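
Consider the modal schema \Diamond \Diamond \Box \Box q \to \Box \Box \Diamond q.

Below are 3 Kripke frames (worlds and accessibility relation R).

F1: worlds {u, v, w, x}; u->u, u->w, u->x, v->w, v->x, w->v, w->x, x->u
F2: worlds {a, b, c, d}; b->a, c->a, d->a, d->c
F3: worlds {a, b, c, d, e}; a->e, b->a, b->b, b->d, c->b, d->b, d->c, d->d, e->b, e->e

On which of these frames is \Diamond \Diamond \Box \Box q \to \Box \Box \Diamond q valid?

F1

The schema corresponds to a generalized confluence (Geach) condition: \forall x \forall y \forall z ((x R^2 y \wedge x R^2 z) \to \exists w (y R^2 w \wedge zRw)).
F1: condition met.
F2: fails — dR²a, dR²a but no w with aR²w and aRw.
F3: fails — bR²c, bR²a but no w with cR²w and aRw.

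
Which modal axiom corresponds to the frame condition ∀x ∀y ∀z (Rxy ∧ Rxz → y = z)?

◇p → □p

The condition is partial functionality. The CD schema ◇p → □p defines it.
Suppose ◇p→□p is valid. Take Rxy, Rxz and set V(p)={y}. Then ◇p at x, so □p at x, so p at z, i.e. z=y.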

* * *

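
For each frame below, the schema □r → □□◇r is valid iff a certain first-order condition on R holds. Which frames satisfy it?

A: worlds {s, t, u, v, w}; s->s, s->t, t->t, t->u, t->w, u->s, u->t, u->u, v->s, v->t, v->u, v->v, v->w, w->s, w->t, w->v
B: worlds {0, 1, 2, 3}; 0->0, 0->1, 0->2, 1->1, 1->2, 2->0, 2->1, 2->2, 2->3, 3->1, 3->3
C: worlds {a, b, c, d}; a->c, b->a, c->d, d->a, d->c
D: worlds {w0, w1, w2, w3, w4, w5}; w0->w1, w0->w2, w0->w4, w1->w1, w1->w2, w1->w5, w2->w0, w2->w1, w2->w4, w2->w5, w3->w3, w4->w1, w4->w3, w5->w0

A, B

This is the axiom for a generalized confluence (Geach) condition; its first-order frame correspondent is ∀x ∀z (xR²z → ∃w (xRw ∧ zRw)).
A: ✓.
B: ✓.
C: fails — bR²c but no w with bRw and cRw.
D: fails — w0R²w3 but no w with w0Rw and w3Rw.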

...

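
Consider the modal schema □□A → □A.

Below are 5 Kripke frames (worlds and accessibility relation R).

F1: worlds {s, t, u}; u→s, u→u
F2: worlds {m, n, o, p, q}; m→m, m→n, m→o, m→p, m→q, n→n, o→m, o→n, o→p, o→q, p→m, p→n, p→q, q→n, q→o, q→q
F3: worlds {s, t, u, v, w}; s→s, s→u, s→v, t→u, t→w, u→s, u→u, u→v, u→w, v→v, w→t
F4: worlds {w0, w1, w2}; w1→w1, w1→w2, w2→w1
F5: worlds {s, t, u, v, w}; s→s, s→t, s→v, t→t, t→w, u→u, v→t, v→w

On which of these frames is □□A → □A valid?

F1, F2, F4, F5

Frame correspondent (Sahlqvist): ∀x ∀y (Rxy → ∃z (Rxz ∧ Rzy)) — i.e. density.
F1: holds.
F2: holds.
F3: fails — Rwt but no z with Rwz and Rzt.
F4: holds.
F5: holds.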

• _TASK_:
Both the line containing "w->v, w->x, x->u" and the line containing "d->d, e->b, e->e" belong in the answer. Print them and every line above that falls between them exactly, and no others.

• _FINAL ANSWER_:
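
F1: worlds {u, v, w, x}; u->u, u->w, u->x, v->w, v->x, w->v, w->x, x->u
F2: worlds {a, b, c, d}; b->a, c->a, d->a, d->c
F3: worlds {a, b, c, d, e}; a->e, b->a, b->b, b->d, c->b, d->b, d->c, d->d, e->b, e->e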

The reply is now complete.